---- RAW DATA
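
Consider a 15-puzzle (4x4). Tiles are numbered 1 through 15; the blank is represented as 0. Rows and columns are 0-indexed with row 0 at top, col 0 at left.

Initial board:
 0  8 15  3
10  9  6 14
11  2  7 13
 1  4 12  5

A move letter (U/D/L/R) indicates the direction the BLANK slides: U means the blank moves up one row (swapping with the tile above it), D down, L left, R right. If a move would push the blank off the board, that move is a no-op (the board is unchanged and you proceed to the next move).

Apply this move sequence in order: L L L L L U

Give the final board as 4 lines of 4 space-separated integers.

After move 1 (L):
 0  8 15  3
10  9  6 14
11  2  7 13
 1  4 12  5

After move 2 (L):
 0  8 15  3
10  9  6 14
11  2  7 13
 1  4 12  5

After move 3 (L):
 0  8 15  3
10  9  6 14
11  2  7 13
 1  4 12  5

After move 4 (L):
 0  8 15  3
10  9  6 14
11  2  7 13
 1  4 12  5

After move 5 (L):
 0  8 15  3
10  9  6 14
11  2  7 13
 1  4 12  5

After move 6 (U):
 0  8 15  3
10  9  6 14
11  2  7 13
 1  4 12  5

Answer:  0  8 15  3
10  9  6 14
11  2  7 13
 1  4 12  5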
--------
- _WHAT TO WORK ON_
Please write out the entries above in full, exactly as they read.

- _EXERCISE ANSWER_
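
Consider a 15-puzzle (4x4). Tiles are numbered 1 through 15; the blank is represented as 0. Rows and columns are 0-indexed with row 0 at top, col 0 at left.

Initial board:
 0  8 15  3
10  9  6 14
11  2  7 13
 1  4 12  5

A move letter (U/D/L/R) indicates the direction the BLANK slides: U means the blank moves up one row (swapping with the tile above it), D down, L left, R right. If a move would push the blank off the board, that move is a no-op (the board is unchanged and you proceed to the next move).

Apply this move sequence in order: L L L L L U

Give the final board as 4 lines of 4 space-separated integers.

After move 1 (L):
 0  8 15  3
10  9  6 14
11  2  7 13
 1  4 12  5

After move 2 (L):
 0  8 15  3
10  9  6 14
11  2  7 13
 1  4 12  5

After move 3 (L):
 0  8 15  3
10  9  6 14
11  2  7 13
 1  4 12  5

After move 4 (L):
 0  8 15  3
10  9  6 14
11  2  7 13
 1  4 12  5

After move 5 (L):
 0  8 15  3
10  9  6 14
11  2  7 13
 1  4 12  5

After move 6 (U):
 0  8 15  3
10  9  6 14
11  2  7 13
 1  4 12  5

Answer:  0  8 15  3
10  9  6 14
11  2  7 13
 1  4 12  5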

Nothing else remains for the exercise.